- Prompt: For this listing, the lines between the one holding "Let A = -82*(-1)." and the one holding "Answer: -40356", inclusive, must be set down exactly.

- The data:
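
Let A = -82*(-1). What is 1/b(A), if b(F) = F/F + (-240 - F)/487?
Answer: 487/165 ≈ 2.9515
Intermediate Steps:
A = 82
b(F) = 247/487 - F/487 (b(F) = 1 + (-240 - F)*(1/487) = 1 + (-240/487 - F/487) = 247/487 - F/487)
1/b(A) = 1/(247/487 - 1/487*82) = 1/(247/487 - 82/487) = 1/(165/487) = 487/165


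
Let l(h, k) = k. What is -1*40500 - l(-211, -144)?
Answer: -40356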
---
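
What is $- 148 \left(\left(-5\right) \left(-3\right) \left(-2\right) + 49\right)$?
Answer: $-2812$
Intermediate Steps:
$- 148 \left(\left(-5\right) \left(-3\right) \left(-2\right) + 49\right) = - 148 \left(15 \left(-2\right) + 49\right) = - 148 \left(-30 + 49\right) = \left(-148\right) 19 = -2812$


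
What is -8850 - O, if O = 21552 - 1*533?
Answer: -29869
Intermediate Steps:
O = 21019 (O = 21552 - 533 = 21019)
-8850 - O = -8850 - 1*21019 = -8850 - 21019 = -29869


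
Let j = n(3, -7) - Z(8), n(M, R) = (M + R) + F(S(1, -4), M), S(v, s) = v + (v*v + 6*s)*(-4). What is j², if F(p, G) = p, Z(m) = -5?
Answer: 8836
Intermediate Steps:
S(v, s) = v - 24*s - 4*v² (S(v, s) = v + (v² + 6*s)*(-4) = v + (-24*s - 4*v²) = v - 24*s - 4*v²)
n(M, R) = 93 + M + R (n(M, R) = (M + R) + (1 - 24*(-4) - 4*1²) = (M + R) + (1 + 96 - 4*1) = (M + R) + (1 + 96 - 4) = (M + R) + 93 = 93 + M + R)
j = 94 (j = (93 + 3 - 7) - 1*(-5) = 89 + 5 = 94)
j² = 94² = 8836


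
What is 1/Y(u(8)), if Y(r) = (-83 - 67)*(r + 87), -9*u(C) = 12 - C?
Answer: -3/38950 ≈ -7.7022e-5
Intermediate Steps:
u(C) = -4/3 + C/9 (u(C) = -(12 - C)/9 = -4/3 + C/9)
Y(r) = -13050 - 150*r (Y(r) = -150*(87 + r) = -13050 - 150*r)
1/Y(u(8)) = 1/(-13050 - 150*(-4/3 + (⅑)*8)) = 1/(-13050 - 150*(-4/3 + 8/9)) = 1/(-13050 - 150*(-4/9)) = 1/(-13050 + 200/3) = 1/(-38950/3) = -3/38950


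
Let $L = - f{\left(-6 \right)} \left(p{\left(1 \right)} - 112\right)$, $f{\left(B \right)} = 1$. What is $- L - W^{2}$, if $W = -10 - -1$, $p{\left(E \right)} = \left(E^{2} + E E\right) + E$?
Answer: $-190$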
* * *
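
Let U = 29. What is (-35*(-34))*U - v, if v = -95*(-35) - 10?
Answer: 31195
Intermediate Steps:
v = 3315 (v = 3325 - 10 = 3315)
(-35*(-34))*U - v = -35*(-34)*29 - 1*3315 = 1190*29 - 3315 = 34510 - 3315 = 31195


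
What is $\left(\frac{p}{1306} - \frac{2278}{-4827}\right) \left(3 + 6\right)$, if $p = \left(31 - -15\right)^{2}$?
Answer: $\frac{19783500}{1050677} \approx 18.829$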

- Problem solution:
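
Let A = -82*(-1). What is 1/b(A), if b(F) = F/F + (-240 - F)/487?
Answer: 487/165 ≈ 2.9515
Intermediate Steps:
A = 82
b(F) = 247/487 - F/487 (b(F) = 1 + (-240 - F)*(1/487) = 1 + (-240/487 - F/487) = 247/487 - F/487)
1/b(A) = 1/(247/487 - 1/487*82) = 1/(247/487 - 82/487) = 1/(165/487) = 487/165


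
Let l(h, k) = k. What is -1*40500 - l(-211, -144)?
Answer: -40356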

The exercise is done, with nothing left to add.